**Exercise brief:**
Begin with the first line of the entries below and reproduce each line exactly, ending with the line that holds "K = ad 16 2b".

###

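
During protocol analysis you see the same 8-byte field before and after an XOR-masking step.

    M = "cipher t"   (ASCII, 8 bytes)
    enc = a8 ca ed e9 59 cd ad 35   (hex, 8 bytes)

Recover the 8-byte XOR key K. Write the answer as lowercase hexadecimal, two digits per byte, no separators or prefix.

Since enc = M ⊕ K, XORing both sides with M gives K = M ⊕ enc.
01100011 XOR 10101000 = 11001011
01101001 XOR 11001010 = 10100011
01110000 XOR 11101101 = 10011101
01101000 XOR 11101001 = 10000001
01100101 XOR 01011001 = 00111100
01110010 XOR 11001101 = 10111111
00100000 XOR 10101101 = 10001101
01110100 XOR 00110101 = 01000001

cba39d813cbf8d41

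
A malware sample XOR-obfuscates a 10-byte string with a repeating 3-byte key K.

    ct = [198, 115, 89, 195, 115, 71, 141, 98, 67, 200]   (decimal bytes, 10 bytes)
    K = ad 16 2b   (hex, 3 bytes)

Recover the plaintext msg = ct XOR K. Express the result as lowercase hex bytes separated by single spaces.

The 3-byte key repeats, so the effective keystream is ad 16 2b ad 16 2b ad 16 2b ad.
byte 0: c6 xor ad = 6b
byte 1: 73 xor 16 = 65
byte 2: 59 xor 2b = 72
byte 3: c3 xor ad = 6e
byte 4: 73 xor 16 = 65
byte 5: 47 xor 2b = 6c
byte 6: 8d xor ad = 20
byte 7: 62 xor 16 = 74
byte 8: 43 xor 2b = 68
byte 9: c8 xor ad = 65

6b 65 72 6e 65 6c 20 74 68 65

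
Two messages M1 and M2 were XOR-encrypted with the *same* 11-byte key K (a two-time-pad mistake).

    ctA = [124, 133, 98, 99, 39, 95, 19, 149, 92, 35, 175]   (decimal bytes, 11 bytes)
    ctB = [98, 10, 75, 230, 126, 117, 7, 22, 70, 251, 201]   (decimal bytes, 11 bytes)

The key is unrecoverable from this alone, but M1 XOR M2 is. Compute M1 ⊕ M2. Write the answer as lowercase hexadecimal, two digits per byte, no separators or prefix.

ctA ⊕ ctB = (M1 ⊕ K) ⊕ (M2 ⊕ K) = M1 ⊕ M2 — the shared key cancels under XOR.
byte 0: 124 ⊕  98 =  30
byte 1: 133 ⊕  10 = 143
byte 2:  98 ⊕  75 =  41
byte 3:  99 ⊕ 230 = 133
byte 4:  39 ⊕ 126 =  89
byte 5:  95 ⊕ 117 =  42
byte 6:  19 ⊕   7 =  20
byte 7: 149 ⊕  22 = 131
byte 8:  92 ⊕  70 =  26
byte 9:  35 ⊕ 251 = 216
byte 10: 175 ⊕ 201 = 102

1e8f2985592a14831ad866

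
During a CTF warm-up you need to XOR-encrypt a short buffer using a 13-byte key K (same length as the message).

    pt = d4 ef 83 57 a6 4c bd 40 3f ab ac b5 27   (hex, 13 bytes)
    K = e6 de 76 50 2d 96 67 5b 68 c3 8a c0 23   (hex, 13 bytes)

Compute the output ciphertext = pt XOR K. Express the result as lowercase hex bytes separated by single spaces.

byte 0: d4 XOR e6 = 32
byte 1: ef XOR de = 31
byte 2: 83 XOR 76 = f5
byte 3: 57 XOR 50 = 07
byte 4: a6 XOR 2d = 8b
byte 5: 4c XOR 96 = da
byte 6: bd XOR 67 = da
byte 7: 40 XOR 5b = 1b
byte 8: 3f XOR 68 = 57
byte 9: ab XOR c3 = 68
byte 10: ac XOR 8a = 26
byte 11: b5 XOR c0 = 75
byte 12: 27 XOR 23 = 04

32 31 f5 07 8b da da 1b 57 68 26 75 04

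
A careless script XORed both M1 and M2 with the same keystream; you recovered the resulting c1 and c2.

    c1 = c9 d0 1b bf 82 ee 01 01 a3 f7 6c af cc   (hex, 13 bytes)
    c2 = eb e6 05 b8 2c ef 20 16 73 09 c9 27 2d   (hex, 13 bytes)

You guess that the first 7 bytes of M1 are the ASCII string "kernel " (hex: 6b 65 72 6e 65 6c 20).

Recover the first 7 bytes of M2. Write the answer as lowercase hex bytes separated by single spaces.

First, c1 ⊕ c2 = (M1 ⊕ K) ⊕ (M2 ⊕ K) = M1 ⊕ M2, so the key drops out. Then M2 = (M1 ⊕ M2) ⊕ M1 over the first 7 bytes.
byte 0: (c9 xor eb) xor 6b = 22 xor 6b = 49
byte 1: (d0 xor e6) xor 65 = 36 xor 65 = 53
byte 2: (1b xor 05) xor 72 = 1e xor 72 = 6c
byte 3: (bf xor b8) xor 6e = 07 xor 6e = 69
byte 4: (82 xor 2c) xor 65 = ae xor 65 = cb
byte 5: (ee xor ef) xor 6c = 01 xor 6c = 6d
byte 6: (01 xor 20) xor 20 = 21 xor 20 = 01

49 53 6c 69 cb 6d 01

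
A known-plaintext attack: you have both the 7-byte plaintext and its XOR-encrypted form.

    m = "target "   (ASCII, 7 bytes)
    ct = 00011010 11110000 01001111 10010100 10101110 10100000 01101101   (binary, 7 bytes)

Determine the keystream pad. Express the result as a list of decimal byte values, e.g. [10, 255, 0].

Since ct = m ⊕ pad, XORing both sides with m gives pad = m ⊕ ct.
116 XOR  26 = 110
 97 XOR 240 = 145
114 XOR  79 =  61
103 XOR 148 = 243
101 XOR 174 = 203
116 XOR 160 = 212
 32 XOR 109 =  77

[110, 145, 61, 243, 203, 212, 77]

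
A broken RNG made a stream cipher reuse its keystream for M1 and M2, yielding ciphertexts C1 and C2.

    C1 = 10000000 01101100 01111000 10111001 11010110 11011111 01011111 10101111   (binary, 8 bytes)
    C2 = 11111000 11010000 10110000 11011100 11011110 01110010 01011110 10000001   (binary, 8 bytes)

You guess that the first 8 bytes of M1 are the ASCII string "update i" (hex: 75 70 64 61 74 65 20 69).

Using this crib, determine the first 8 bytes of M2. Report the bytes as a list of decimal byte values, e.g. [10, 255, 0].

[13, 204, 172, 4, 124, 200, 33, 71]

First, C1 ⊕ C2 = (M1 ⊕ K) ⊕ (M2 ⊕ K) = M1 ⊕ M2, so the key drops out. Then M2 = (M1 ⊕ M2) ⊕ M1 over the first 8 bytes.
byte 0: (80 ⊕ f8) ⊕ 75 = 78 ⊕ 75 = 0d
byte 1: (6c ⊕ d0) ⊕ 70 = bc ⊕ 70 = cc
byte 2: (78 ⊕ b0) ⊕ 64 = c8 ⊕ 64 = ac
byte 3: (b9 ⊕ dc) ⊕ 61 = 65 ⊕ 61 = 04
byte 4: (d6 ⊕ de) ⊕ 74 = 08 ⊕ 74 = 7c
byte 5: (df ⊕ 72) ⊕ 65 = ad ⊕ 65 = c8
byte 6: (5f ⊕ 5e) ⊕ 20 = 01 ⊕ 20 = 21
byte 7: (af ⊕ 81) ⊕ 69 = 2e ⊕ 69 = 47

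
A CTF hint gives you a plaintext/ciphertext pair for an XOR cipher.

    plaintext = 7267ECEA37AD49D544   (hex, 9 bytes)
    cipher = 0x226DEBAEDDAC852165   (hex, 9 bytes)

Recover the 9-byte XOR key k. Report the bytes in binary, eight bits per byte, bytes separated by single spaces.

01010000 00001010 00000111 01000100 11101010 00000001 11001100 11110100 00100001

Since cipher = plaintext ⊕ k, XORing both sides with plaintext gives k = plaintext ⊕ cipher.
72 xor 22 = 50
67 xor 6d = 0a
ec xor eb = 07
ea xor ae = 44
37 xor dd = ea
ad xor ac = 01
49 xor 85 = cc
d5 xor 21 = f4
44 xor 65 = 21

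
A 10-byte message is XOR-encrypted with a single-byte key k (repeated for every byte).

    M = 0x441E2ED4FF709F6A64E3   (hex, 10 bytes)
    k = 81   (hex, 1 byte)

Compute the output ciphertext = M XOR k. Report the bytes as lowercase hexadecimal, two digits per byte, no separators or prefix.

The 1-byte key repeats, so the effective keystream is 81 81 81 81 81 81 81 81 81 81.
byte 0: 01000100 xor 10000001 = 11000101
byte 1: 00011110 xor 10000001 = 10011111
byte 2: 00101110 xor 10000001 = 10101111
byte 3: 11010100 xor 10000001 = 01010101
byte 4: 11111111 xor 10000001 = 01111110
byte 5: 01110000 xor 10000001 = 11110001
byte 6: 10011111 xor 10000001 = 00011110
byte 7: 01101010 xor 10000001 = 11101011
byte 8: 01100100 xor 10000001 = 11100101
byte 9: 11100011 xor 10000001 = 01100010

c59faf557ef11eebe562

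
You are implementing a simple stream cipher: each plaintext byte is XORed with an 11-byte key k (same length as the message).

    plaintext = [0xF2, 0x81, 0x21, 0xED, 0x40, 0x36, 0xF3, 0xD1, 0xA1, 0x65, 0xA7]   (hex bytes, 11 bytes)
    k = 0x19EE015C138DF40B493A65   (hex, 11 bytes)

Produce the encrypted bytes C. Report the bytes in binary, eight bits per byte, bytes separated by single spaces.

byte 0: f2 ⊕ 19 = eb
byte 1: 81 ⊕ ee = 6f
byte 2: 21 ⊕ 01 = 20
byte 3: ed ⊕ 5c = b1
byte 4: 40 ⊕ 13 = 53
byte 5: 36 ⊕ 8d = bb
byte 6: f3 ⊕ f4 = 07
byte 7: d1 ⊕ 0b = da
byte 8: a1 ⊕ 49 = e8
byte 9: 65 ⊕ 3a = 5f
byte 10: a7 ⊕ 65 = c2

11101011 01101111 00100000 10110001 01010011 10111011 00000111 11011010 11101000 01011111 11000010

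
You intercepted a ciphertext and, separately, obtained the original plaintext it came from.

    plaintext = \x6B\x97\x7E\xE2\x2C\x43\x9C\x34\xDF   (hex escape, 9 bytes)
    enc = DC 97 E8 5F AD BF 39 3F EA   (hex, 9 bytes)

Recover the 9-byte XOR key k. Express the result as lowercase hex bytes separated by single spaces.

Since enc = plaintext ⊕ k, XORing both sides with plaintext gives k = plaintext ⊕ enc.
6b XOR dc = b7
97 XOR 97 = 00
7e XOR e8 = 96
e2 XOR 5f = bd
2c XOR ad = 81
43 XOR bf = fc
9c XOR 39 = a5
34 XOR 3f = 0b
df XOR ea = 35

b7 00 96 bd 81 fc a5 0b 35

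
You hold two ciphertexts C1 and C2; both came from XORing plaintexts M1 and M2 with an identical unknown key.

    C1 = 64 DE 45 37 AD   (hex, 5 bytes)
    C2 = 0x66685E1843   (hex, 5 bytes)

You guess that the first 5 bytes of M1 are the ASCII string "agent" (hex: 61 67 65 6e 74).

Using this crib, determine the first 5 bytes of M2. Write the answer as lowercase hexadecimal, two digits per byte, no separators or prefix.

First, C1 ⊕ C2 = (M1 ⊕ K) ⊕ (M2 ⊕ K) = M1 ⊕ M2, so the key drops out. Then M2 = (M1 ⊕ M2) ⊕ M1 over the first 5 bytes.
byte 0: (64 ^ 66) ^ 61 = 02 ^ 61 = 63
byte 1: (de ^ 68) ^ 67 = b6 ^ 67 = d1
byte 2: (45 ^ 5e) ^ 65 = 1b ^ 65 = 7e
byte 3: (37 ^ 18) ^ 6e = 2f ^ 6e = 41
byte 4: (ad ^ 43) ^ 74 = ee ^ 74 = 9a

63d17e419a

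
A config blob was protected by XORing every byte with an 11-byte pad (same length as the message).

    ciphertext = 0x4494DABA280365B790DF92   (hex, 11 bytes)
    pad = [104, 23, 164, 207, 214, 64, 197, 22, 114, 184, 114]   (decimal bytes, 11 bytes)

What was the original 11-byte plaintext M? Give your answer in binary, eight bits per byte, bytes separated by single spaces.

44 xor 68 = 2c
94 xor 17 = 83
da xor a4 = 7e
ba xor cf = 75
28 xor d6 = fe
03 xor 40 = 43
65 xor c5 = a0
b7 xor 16 = a1
90 xor 72 = e2
df xor b8 = 67
92 xor 72 = e0

00101100 10000011 01111110 01110101 11111110 01000011 10100000 10100001 11100010 01100111 11100000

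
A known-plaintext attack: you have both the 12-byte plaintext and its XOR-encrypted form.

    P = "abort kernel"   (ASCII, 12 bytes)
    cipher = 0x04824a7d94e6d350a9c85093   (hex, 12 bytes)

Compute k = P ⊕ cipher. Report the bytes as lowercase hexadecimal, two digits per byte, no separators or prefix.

65e0250fe0c6b835dba635ff

Since cipher = P ⊕ k, XORing both sides with P gives k = P ⊕ cipher.
61 xor 04 = 65
62 xor 82 = e0
6f xor 4a = 25
72 xor 7d = 0f
74 xor 94 = e0
20 xor e6 = c6
6b xor d3 = b8
65 xor 50 = 35
72 xor a9 = db
6e xor c8 = a6
65 xor 50 = 35
6c xor 93 = ff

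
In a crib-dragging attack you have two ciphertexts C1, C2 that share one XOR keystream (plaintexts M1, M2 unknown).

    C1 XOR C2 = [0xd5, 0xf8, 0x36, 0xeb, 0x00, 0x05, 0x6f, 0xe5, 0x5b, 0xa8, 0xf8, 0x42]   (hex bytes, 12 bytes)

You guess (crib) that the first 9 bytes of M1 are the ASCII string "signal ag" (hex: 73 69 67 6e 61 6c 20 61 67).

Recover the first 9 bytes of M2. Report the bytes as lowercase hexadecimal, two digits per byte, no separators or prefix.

a691518561694f843c

Since C1 ⊕ C2 = M1 ⊕ M2, XORing with the guessed M1 bytes yields the corresponding M2 bytes: M2 = (C1 ⊕ C2) ⊕ M1.
byte 0: 11010101 ⊕ 01110011 = 10100110
byte 1: 11111000 ⊕ 01101001 = 10010001
byte 2: 00110110 ⊕ 01100111 = 01010001
byte 3: 11101011 ⊕ 01101110 = 10000101
byte 4: 00000000 ⊕ 01100001 = 01100001
byte 5: 00000101 ⊕ 01101100 = 01101001
byte 6: 01101111 ⊕ 00100000 = 01001111
byte 7: 11100101 ⊕ 01100001 = 10000100
byte 8: 01011011 ⊕ 01100111 = 00111100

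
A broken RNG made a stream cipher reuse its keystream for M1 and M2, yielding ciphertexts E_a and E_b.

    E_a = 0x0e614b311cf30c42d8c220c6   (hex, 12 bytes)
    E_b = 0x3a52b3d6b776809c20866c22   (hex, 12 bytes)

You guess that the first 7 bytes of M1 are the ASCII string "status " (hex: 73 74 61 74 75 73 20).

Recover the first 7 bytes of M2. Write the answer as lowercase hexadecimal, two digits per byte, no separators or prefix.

First, E_a ⊕ E_b = (M1 ⊕ K) ⊕ (M2 ⊕ K) = M1 ⊕ M2, so the key drops out. Then M2 = (M1 ⊕ M2) ⊕ M1 over the first 7 bytes.
byte 0: (0e xor 3a) xor 73 = 34 xor 73 = 47
byte 1: (61 xor 52) xor 74 = 33 xor 74 = 47
byte 2: (4b xor b3) xor 61 = f8 xor 61 = 99
byte 3: (31 xor d6) xor 74 = e7 xor 74 = 93
byte 4: (1c xor b7) xor 75 = ab xor 75 = de
byte 5: (f3 xor 76) xor 73 = 85 xor 73 = f6
byte 6: (0c xor 80) xor 20 = 8c xor 20 = ac

47479993def6ac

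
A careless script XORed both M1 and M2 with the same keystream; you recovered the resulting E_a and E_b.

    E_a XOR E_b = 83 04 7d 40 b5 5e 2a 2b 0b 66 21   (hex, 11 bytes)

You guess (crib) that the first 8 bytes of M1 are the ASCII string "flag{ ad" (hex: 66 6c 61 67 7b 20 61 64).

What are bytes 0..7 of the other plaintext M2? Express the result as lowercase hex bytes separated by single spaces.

e5 68 1c 27 ce 7e 4b 4f

Since E_a ⊕ E_b = M1 ⊕ M2, XORing with the guessed M1 bytes yields the corresponding M2 bytes: M2 = (E_a ⊕ E_b) ⊕ M1.
byte 0: 83 XOR 66 = e5
byte 1: 04 XOR 6c = 68
byte 2: 7d XOR 61 = 1c
byte 3: 40 XOR 67 = 27
byte 4: b5 XOR 7b = ce
byte 5: 5e XOR 20 = 7e
byte 6: 2a XOR 61 = 4b
byte 7: 2b XOR 64 = 4f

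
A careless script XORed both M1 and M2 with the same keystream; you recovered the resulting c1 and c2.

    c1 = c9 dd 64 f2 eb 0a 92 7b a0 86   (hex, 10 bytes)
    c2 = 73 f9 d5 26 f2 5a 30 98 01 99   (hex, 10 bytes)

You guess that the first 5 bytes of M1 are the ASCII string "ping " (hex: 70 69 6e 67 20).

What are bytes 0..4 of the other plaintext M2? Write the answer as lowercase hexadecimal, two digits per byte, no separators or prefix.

ca4ddfb339

First, c1 ⊕ c2 = (M1 ⊕ K) ⊕ (M2 ⊕ K) = M1 ⊕ M2, so the key drops out. Then M2 = (M1 ⊕ M2) ⊕ M1 over the first 5 bytes.
byte 0: (c9 XOR 73) XOR 70 = ba XOR 70 = ca
byte 1: (dd XOR f9) XOR 69 = 24 XOR 69 = 4d
byte 2: (64 XOR d5) XOR 6e = b1 XOR 6e = df
byte 3: (f2 XOR 26) XOR 67 = d4 XOR 67 = b3
byte 4: (eb XOR f2) XOR 20 = 19 XOR 20 = 39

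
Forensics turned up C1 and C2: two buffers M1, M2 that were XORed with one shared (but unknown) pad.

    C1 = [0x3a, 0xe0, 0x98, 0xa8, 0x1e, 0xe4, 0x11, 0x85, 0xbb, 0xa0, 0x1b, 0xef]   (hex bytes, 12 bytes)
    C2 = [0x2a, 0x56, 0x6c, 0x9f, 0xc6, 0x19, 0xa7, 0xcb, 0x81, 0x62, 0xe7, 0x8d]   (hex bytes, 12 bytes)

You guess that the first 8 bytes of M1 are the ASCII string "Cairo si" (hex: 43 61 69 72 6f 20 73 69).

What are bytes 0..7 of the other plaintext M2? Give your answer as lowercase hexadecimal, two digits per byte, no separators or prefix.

53d79d45b7ddc527

First, C1 ⊕ C2 = (M1 ⊕ K) ⊕ (M2 ⊕ K) = M1 ⊕ M2, so the key drops out. Then M2 = (M1 ⊕ M2) ⊕ M1 over the first 8 bytes.
byte 0: (3a XOR 2a) XOR 43 = 10 XOR 43 = 53
byte 1: (e0 XOR 56) XOR 61 = b6 XOR 61 = d7
byte 2: (98 XOR 6c) XOR 69 = f4 XOR 69 = 9d
byte 3: (a8 XOR 9f) XOR 72 = 37 XOR 72 = 45
byte 4: (1e XOR c6) XOR 6f = d8 XOR 6f = b7
byte 5: (e4 XOR 19) XOR 20 = fd XOR 20 = dd
byte 6: (11 XOR a7) XOR 73 = b6 XOR 73 = c5
byte 7: (85 XOR cb) XOR 69 = 4e XOR 69 = 27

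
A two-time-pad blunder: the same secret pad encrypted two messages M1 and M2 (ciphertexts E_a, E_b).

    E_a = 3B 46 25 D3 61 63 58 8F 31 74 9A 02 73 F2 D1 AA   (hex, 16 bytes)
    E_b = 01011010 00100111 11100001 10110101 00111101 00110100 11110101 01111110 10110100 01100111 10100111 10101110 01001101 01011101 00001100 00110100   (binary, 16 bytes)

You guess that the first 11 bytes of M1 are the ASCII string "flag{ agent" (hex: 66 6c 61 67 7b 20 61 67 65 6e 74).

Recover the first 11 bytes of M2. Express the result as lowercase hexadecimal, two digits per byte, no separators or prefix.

First, E_a ⊕ E_b = (M1 ⊕ K) ⊕ (M2 ⊕ K) = M1 ⊕ M2, so the key drops out. Then M2 = (M1 ⊕ M2) ⊕ M1 over the first 11 bytes.
byte 0: (3b xor 5a) xor 66 = 61 xor 66 = 07
byte 1: (46 xor 27) xor 6c = 61 xor 6c = 0d
byte 2: (25 xor e1) xor 61 = c4 xor 61 = a5
byte 3: (d3 xor b5) xor 67 = 66 xor 67 = 01
byte 4: (61 xor 3d) xor 7b = 5c xor 7b = 27
byte 5: (63 xor 34) xor 20 = 57 xor 20 = 77
byte 6: (58 xor f5) xor 61 = ad xor 61 = cc
byte 7: (8f xor 7e) xor 67 = f1 xor 67 = 96
byte 8: (31 xor b4) xor 65 = 85 xor 65 = e0
byte 9: (74 xor 67) xor 6e = 13 xor 6e = 7d
byte 10: (9a xor a7) xor 74 = 3d xor 74 = 49

070da5012777cc96e07d49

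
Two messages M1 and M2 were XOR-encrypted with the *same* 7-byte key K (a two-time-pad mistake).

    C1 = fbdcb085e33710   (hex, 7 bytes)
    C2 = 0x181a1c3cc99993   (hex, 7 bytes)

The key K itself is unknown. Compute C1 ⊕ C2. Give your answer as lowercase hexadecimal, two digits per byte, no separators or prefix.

C1 ⊕ C2 = (M1 ⊕ K) ⊕ (M2 ⊕ K) = M1 ⊕ M2 — the shared key cancels under XOR.
byte 0: fb ⊕ 18 = e3
byte 1: dc ⊕ 1a = c6
byte 2: b0 ⊕ 1c = ac
byte 3: 85 ⊕ 3c = b9
byte 4: e3 ⊕ c9 = 2a
byte 5: 37 ⊕ 99 = ae
byte 6: 10 ⊕ 93 = 83

e3c6acb92aae83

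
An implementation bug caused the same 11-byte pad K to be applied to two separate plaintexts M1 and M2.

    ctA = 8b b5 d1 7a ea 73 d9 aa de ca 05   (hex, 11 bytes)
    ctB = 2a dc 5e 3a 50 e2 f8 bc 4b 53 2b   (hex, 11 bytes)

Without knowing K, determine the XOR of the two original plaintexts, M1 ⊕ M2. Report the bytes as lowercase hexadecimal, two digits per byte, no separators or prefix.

a1698f40ba91211695992e

ctA ⊕ ctB = (M1 ⊕ K) ⊕ (M2 ⊕ K) = M1 ⊕ M2 — the shared key cancels under XOR.
8b xor 2a = a1
b5 xor dc = 69
d1 xor 5e = 8f
7a xor 3a = 40
ea xor 50 = ba
73 xor e2 = 91
d9 xor f8 = 21
aa xor bc = 16
de xor 4b = 95
ca xor 53 = 99
05 xor 2b = 2e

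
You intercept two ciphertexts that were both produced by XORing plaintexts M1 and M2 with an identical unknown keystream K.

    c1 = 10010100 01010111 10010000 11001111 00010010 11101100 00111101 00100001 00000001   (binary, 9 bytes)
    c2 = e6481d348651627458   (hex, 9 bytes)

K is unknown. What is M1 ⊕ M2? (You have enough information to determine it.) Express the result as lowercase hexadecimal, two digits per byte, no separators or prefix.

c1 ⊕ c2 = (M1 ⊕ K) ⊕ (M2 ⊕ K) = M1 ⊕ M2 — the shared key cancels under XOR.
148 ^ 230 = 114
 87 ^  72 =  31
144 ^  29 = 141
207 ^  52 = 251
 18 ^ 134 = 148
236 ^  81 = 189
 61 ^  98 =  95
 33 ^ 116 =  85
  1 ^  88 =  89

721f8dfb94bd5f5559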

###

**Task answer:**
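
During protocol analysis you see the same 8-byte field before and after an XOR-masking step.

    M = "cipher t"   (ASCII, 8 bytes)
    enc = a8 ca ed e9 59 cd ad 35   (hex, 8 bytes)

Recover the 8-byte XOR key K. Write the answer as lowercase hexadecimal, two digits per byte, no separators or prefix.

Since enc = M ⊕ K, XORing both sides with M gives K = M ⊕ enc.
01100011 XOR 10101000 = 11001011
01101001 XOR 11001010 = 10100011
01110000 XOR 11101101 = 10011101
01101000 XOR 11101001 = 10000001
01100101 XOR 01011001 = 00111100
01110010 XOR 11001101 = 10111111
00100000 XOR 10101101 = 10001101
01110100 XOR 00110101 = 01000001

cba39d813cbf8d41

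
A malware sample XOR-obfuscates a 10-byte string with a repeating 3-byte key K.

    ct = [198, 115, 89, 195, 115, 71, 141, 98, 67, 200]   (decimal bytes, 10 bytes)
    K = ad 16 2b   (hex, 3 bytes)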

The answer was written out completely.